[Stored items]
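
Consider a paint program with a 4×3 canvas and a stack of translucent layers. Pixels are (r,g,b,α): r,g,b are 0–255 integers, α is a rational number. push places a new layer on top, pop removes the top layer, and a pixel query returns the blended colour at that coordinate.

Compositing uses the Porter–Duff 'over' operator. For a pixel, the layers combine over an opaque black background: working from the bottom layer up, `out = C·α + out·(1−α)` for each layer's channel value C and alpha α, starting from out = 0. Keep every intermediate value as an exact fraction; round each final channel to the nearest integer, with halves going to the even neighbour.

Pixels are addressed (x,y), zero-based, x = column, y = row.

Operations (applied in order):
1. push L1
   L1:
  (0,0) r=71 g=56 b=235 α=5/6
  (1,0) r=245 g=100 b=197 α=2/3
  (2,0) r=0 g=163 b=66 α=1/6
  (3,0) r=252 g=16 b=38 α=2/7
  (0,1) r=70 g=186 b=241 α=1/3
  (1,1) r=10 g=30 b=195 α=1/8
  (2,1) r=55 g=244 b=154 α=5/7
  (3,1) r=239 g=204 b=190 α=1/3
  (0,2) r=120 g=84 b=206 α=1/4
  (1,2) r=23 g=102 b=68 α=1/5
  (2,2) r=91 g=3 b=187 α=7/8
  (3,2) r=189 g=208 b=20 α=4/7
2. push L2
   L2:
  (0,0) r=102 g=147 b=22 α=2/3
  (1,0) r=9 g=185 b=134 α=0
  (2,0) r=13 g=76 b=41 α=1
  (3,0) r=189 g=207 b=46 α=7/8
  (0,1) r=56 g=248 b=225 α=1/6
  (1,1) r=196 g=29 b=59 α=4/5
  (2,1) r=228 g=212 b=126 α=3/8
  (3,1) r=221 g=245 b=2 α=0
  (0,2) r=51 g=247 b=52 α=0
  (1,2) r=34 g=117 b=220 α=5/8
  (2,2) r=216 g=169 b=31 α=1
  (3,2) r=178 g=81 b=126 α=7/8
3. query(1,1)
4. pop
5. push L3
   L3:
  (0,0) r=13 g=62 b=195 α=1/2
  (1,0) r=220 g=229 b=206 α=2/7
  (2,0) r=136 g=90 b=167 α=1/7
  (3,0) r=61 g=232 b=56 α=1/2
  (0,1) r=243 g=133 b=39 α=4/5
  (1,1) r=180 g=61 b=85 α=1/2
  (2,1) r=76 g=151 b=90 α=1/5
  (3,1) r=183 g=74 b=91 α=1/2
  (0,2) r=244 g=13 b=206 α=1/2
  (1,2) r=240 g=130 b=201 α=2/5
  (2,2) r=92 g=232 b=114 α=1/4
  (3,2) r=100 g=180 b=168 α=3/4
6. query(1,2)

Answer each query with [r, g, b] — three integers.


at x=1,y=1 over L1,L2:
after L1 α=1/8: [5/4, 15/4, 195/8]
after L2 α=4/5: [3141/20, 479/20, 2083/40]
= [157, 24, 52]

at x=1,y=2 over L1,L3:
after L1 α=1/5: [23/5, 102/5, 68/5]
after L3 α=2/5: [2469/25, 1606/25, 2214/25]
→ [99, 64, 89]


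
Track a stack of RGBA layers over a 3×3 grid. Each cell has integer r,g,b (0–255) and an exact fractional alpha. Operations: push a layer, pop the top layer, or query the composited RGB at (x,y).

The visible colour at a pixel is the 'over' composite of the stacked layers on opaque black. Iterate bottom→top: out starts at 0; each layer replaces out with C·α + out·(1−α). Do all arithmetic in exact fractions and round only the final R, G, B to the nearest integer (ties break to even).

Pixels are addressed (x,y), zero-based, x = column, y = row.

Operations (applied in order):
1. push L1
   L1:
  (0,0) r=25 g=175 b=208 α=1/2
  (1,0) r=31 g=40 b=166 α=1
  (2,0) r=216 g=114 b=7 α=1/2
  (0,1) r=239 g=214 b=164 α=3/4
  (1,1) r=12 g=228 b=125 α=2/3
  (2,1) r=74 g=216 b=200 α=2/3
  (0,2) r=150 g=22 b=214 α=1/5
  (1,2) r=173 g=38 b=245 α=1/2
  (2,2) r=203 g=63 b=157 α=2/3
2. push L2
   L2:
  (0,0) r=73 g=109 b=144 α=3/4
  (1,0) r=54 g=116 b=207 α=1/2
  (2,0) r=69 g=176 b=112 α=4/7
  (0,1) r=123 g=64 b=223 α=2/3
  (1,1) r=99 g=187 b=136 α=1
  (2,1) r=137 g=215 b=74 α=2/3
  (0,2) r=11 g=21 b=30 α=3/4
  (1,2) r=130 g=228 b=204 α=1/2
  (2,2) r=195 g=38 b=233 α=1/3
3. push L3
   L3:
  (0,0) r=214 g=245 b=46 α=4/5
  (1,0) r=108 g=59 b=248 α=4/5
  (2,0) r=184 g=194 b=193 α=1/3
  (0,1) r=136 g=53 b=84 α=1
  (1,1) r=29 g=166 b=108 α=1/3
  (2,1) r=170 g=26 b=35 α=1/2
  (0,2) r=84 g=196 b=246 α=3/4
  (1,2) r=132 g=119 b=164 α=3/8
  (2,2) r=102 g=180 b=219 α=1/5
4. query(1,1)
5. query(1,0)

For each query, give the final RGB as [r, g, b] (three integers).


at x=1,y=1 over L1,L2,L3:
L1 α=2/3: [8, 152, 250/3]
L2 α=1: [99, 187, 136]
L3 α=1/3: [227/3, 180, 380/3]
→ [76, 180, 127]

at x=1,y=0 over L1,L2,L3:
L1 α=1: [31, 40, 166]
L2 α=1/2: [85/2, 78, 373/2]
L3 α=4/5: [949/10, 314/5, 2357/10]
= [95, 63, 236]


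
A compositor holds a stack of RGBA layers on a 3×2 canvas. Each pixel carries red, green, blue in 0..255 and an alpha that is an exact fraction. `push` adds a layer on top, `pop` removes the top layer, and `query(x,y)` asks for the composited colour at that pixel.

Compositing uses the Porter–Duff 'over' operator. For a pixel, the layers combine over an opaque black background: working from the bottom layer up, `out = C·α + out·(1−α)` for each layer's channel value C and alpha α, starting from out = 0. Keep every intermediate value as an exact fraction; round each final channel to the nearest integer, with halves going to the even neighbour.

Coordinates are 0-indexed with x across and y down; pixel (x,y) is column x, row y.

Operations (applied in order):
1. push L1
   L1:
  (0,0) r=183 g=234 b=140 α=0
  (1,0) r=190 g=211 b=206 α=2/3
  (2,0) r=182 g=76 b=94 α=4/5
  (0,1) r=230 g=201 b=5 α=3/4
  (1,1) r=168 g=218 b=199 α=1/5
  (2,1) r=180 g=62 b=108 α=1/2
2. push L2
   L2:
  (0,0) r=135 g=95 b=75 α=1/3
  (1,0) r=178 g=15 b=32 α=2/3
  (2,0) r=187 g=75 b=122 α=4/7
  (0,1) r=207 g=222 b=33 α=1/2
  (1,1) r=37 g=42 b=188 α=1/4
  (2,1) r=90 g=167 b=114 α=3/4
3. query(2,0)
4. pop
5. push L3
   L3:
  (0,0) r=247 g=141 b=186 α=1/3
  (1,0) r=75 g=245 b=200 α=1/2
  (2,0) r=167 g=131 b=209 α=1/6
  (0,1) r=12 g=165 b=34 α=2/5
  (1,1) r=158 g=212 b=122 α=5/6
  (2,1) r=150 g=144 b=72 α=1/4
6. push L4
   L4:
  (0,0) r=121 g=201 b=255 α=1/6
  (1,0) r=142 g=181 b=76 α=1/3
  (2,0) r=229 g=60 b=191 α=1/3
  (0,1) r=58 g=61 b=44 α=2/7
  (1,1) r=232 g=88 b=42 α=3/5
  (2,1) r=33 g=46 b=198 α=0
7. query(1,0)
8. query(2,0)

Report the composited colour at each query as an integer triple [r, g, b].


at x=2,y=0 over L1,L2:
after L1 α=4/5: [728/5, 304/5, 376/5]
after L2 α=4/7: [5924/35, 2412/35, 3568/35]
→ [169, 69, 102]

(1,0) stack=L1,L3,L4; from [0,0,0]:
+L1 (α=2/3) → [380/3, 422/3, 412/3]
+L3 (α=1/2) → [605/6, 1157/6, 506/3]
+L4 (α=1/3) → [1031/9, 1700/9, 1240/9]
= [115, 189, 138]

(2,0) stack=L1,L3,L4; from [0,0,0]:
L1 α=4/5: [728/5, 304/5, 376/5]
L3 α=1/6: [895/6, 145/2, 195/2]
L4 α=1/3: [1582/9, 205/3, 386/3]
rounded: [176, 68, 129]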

### Exercise goal
Starting at the line above that holds "(2,1) r=228 g=212 b=126 α=3/8" and ending at the line that holds "6. query(1,2)", transcribe each line exactly and include no other lines.

### Completed task
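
  (2,1) r=228 g=212 b=126 α=3/8
  (3,1) r=221 g=245 b=2 α=0
  (0,2) r=51 g=247 b=52 α=0
  (1,2) r=34 g=117 b=220 α=5/8
  (2,2) r=216 g=169 b=31 α=1
  (3,2) r=178 g=81 b=126 α=7/8
3. query(1,1)
4. pop
5. push L3
   L3:
  (0,0) r=13 g=62 b=195 α=1/2
  (1,0) r=220 g=229 b=206 α=2/7
  (2,0) r=136 g=90 b=167 α=1/7
  (3,0) r=61 g=232 b=56 α=1/2
  (0,1) r=243 g=133 b=39 α=4/5
  (1,1) r=180 g=61 b=85 α=1/2
  (2,1) r=76 g=151 b=90 α=1/5
  (3,1) r=183 g=74 b=91 α=1/2
  (0,2) r=244 g=13 b=206 α=1/2
  (1,2) r=240 g=130 b=201 α=2/5
  (2,2) r=92 g=232 b=114 α=1/4
  (3,2) r=100 g=180 b=168 α=3/4
6. query(1,2)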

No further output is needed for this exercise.